**Problem to work on**
Of the entries below, restate word for word only the section that runs from the line with "Result = (r1/r2) cis(t1-t2)." to the line with "Quadratic: a=2, b=-12, c=19. disc < 0.", counting both ends.
———
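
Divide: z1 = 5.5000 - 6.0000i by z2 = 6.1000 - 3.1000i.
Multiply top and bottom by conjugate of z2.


Conjugate of z2 = 6.1000 + 3.1000i
Numerator: (5.5000 - 6.0000i)(6.1000 + 3.1000i) = 52.1500 - 19.5500i
Denominator: 6.1^2 + (-3.1)^2 = 46.82
Result = (52.1500 - 19.5500i)/46.82

1.1138 - 0.4176i


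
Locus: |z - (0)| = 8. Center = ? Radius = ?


|z - z0| = r is a circle with center z0 and radius r.
Center = (0, 0), radius = 8

Circle with center (0, 0) and radius 8


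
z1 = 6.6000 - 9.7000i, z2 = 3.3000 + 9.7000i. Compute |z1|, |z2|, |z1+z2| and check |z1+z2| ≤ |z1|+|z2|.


|z1| = sqrt(6.6^2 + (-9.7)^2) = sqrt(137.65) = 11.7324
|z2| = sqrt(3.3^2 + 9.7^2) = sqrt(104.98) = 10.2460
z1+z2 = 9.9000
|z1+z2| = sqrt(98.01) = 9.9000
|z1|+|z2| = 11.7324 + 10.2460 = 21.9784

|z1+z2| = 9.9000 ≤ |z1|+|z2| = 21.9784 (verified)


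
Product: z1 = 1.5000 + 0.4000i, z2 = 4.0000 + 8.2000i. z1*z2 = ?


Real = 1.5*4 - 0.4*8.2 = 6 - 3.28 = 2.72
Imag = 1.5*8.2 + 4*0.4 = 12.3 + 1.6 = 13.9

2.7200 + 13.9000i


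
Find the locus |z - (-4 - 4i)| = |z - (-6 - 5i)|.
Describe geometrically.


Equal distances means the locus is the perpendicular bisector of z1 and z2.
Midpoint = ((-4+(-6))/2, (-4+(-5))/2) = (-5.0000, -4.5000)

Perpendicular bisector through (-5.0000, -4.5000)


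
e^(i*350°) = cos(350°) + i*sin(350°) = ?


cos(350°) = 0.9848
sin(350°) = -0.1736

e^(i*350°) = 0.9848 - 0.1736i


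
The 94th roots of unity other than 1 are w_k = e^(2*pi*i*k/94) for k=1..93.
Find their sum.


With w = e^(2*pi*i/94), all 94 of the 94th roots of unity w^0 = 1, w, ..., w^(93) sum to 0: 1 + w + ... + w^(93) = (1 - w^94)/(1 - w) = 0 since w^94 = 1, w ≠ 1.
Removing the root 1: w + w^2 + ... + w^(93) = 0 - 1 = -1

Sum = -1


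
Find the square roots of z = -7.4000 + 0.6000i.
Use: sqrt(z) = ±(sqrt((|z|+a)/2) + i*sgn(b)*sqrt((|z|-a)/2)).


|z| = sqrt(54.76+0.36) = 7.4243
sqrt((|z|+a)/2) = sqrt((7.4243+(-7.4))/2) = sqrt(0.0121) = 0.1102
sqrt((|z|-a)/2) = sqrt((7.4243-(-7.4))/2) = sqrt(7.4121) = 2.7225

±(0.1102 + 2.7225i) i.e. 0.1102 + 2.7225i and -0.1102 - 2.7225i


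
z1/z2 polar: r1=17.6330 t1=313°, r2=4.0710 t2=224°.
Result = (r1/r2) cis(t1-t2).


r = 17.6330 / 4.0710 = 4.3314
theta = 313° - 224° = 89° = 89° (mod 360)

4.3314 cis(89°)


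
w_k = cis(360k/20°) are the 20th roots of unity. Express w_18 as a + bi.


Angle = 360*18/20 = 324°
a = cos(324°) = 0.8090
b = sin(324°) = -0.5878

0.8090 - 0.5878i


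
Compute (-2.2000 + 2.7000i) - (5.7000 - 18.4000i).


Real: -2.2 - 5.7 = -7.9
Imag: 2.7 + 18.4 = 21.1

-7.9000 + 21.1000i


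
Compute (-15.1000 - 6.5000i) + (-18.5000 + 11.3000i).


Real: -15.1 - 18.5 = -33.6
Imag: -6.5 + 11.3 = 4.8

-33.6000 + 4.8000i


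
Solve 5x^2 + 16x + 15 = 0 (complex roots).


disc = 16^2 - 4*5*15 = 256 - 300 = -44
sqrt(|disc|) = sqrt(44) = 6.6332
Real part = -16/(2*5) = -1.6000
Imag part = 6.6332/(2*5) = 0.6633

-1.6000 ± 0.6633i


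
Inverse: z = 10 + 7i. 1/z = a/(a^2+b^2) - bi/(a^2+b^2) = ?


|z|^2 = 100+49 = 149
1/z = (10 - 7i)/149

1/z = 0.0671 - 0.0470i


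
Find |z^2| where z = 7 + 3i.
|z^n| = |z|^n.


|z| = sqrt(49+9) = sqrt(58) = 7.6158
|z^2| = |z|^2 = (sqrt(58))^2 = 58

|z^2| = 58


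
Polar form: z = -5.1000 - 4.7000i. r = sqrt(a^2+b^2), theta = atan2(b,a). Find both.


r = sqrt(26.01+22.09) = sqrt(48.1) = 6.9354
theta = atan2(-4.7, -5.1) = -137.3373 degrees

r = 6.9354, theta = -137.3373 degrees


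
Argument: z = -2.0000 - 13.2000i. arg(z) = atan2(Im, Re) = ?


Re = -2, Im = -13.2
arg = atan2(-13.2, -2) = -98.6156 degrees

arg(z) = -98.6156 degrees


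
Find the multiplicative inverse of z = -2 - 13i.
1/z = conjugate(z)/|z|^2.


|z|^2 = 4+169 = 173
1/z = (-2 + 13i)/173

1/z = -0.0116 + 0.0751i


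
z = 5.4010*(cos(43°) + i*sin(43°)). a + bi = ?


a = 5.4010*cos(43°) = 5.4010*0.73135 = 3.9500
b = 5.4010*sin(43°) = 5.4010*0.682 = 3.6835

3.9500 + 3.6835i


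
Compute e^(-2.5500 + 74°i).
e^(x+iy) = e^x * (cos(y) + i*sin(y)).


e^-2.5500 = 0.0781
cos(74°) = 0.2756
sin(74°) = 0.9613
Real = 0.0781*0.2756 = 0.0215
Imag = 0.0781*0.9613 = 0.0751

0.0215 + 0.0751i


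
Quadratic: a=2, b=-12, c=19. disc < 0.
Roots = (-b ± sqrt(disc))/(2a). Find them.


disc = (-12)^2 - 4*2*19 = 144 - 152 = -8
sqrt(|disc|) = sqrt(8) = 2.8284
Real part = 12/(2*2) = 3.0000
Imag part = 2.8284/(2*2) = 0.7071

3.0000 ± 0.7071i


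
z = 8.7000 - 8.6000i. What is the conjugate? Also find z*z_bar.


z_bar = 8.7000 + 8.6000i
z*z_bar = 8.7^2 + (-8.6)^2 = 75.69 + 73.96 = 149.65

z_bar = 8.7000 + 8.6000i, z*z_bar = 149.65


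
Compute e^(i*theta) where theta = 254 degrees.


cos(254°) = -0.2756
sin(254°) = -0.9613

e^(i*254°) = -0.2756 - 0.9613i


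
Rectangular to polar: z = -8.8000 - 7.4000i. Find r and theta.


r = sqrt(77.44+54.76) = sqrt(132.2) = 11.4978
theta = atan2(-7.4, -8.8) = -139.9392 degrees

r = 11.4978, theta = -139.9392 degrees


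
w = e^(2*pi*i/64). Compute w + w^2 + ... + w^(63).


With w = e^(2*pi*i/64), all 64 of the 64th roots of unity w^0 = 1, w, ..., w^(63) sum to 0: 1 + w + ... + w^(63) = (1 - w^64)/(1 - w) = 0 since w^64 = 1, w ≠ 1.
Removing the root 1: w + w^2 + ... + w^(63) = 0 - 1 = -1

Sum = -1


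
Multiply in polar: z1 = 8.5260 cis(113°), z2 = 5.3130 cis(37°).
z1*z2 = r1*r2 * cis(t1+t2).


r = 8.5260 * 5.3130 = 45.2986
theta = 113° + 37° = 150° = 150° (mod 360)

45.2986 cis(150°)


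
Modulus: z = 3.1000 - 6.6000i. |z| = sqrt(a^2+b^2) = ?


|z| = sqrt(3.1^2 + (-6.6)^2) = sqrt(9.61 + 43.56) = sqrt(53.17) = 7.2918

|z| = 7.2918


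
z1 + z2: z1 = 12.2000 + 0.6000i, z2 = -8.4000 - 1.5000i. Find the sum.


Real: 12.2 - 8.4 = 3.8
Imag: 0.6 - 1.5 = -0.9

3.8000 - 0.9000i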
———
**Response area**
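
Result = (r1/r2) cis(t1-t2).


r = 17.6330 / 4.0710 = 4.3314
theta = 313° - 224° = 89° = 89° (mod 360)

4.3314 cis(89°)


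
w_k = cis(360k/20°) are the 20th roots of unity. Express w_18 as a + bi.


Angle = 360*18/20 = 324°
a = cos(324°) = 0.8090
b = sin(324°) = -0.5878

0.8090 - 0.5878i


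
Compute (-2.2000 + 2.7000i) - (5.7000 - 18.4000i).


Real: -2.2 - 5.7 = -7.9
Imag: 2.7 + 18.4 = 21.1

-7.9000 + 21.1000i


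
Compute (-15.1000 - 6.5000i) + (-18.5000 + 11.3000i).


Real: -15.1 - 18.5 = -33.6
Imag: -6.5 + 11.3 = 4.8

-33.6000 + 4.8000i


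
Solve 5x^2 + 16x + 15 = 0 (complex roots).


disc = 16^2 - 4*5*15 = 256 - 300 = -44
sqrt(|disc|) = sqrt(44) = 6.6332
Real part = -16/(2*5) = -1.6000
Imag part = 6.6332/(2*5) = 0.6633

-1.6000 ± 0.6633i


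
Inverse: z = 10 + 7i. 1/z = a/(a^2+b^2) - bi/(a^2+b^2) = ?


|z|^2 = 100+49 = 149
1/z = (10 - 7i)/149

1/z = 0.0671 - 0.0470i


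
Find |z^2| where z = 7 + 3i.
|z^n| = |z|^n.


|z| = sqrt(49+9) = sqrt(58) = 7.6158
|z^2| = |z|^2 = (sqrt(58))^2 = 58

|z^2| = 58


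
Polar form: z = -5.1000 - 4.7000i. r = sqrt(a^2+b^2), theta = atan2(b,a). Find both.


r = sqrt(26.01+22.09) = sqrt(48.1) = 6.9354
theta = atan2(-4.7, -5.1) = -137.3373 degrees

r = 6.9354, theta = -137.3373 degrees


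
Argument: z = -2.0000 - 13.2000i. arg(z) = atan2(Im, Re) = ?


Re = -2, Im = -13.2
arg = atan2(-13.2, -2) = -98.6156 degrees

arg(z) = -98.6156 degrees


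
Find the multiplicative inverse of z = -2 - 13i.
1/z = conjugate(z)/|z|^2.


|z|^2 = 4+169 = 173
1/z = (-2 + 13i)/173

1/z = -0.0116 + 0.0751i


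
z = 5.4010*(cos(43°) + i*sin(43°)). a + bi = ?


a = 5.4010*cos(43°) = 5.4010*0.73135 = 3.9500
b = 5.4010*sin(43°) = 5.4010*0.682 = 3.6835

3.9500 + 3.6835i


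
Compute e^(-2.5500 + 74°i).
e^(x+iy) = e^x * (cos(y) + i*sin(y)).


e^-2.5500 = 0.0781
cos(74°) = 0.2756
sin(74°) = 0.9613
Real = 0.0781*0.2756 = 0.0215
Imag = 0.0781*0.9613 = 0.0751

0.0215 + 0.0751i


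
Quadratic: a=2, b=-12, c=19. disc < 0.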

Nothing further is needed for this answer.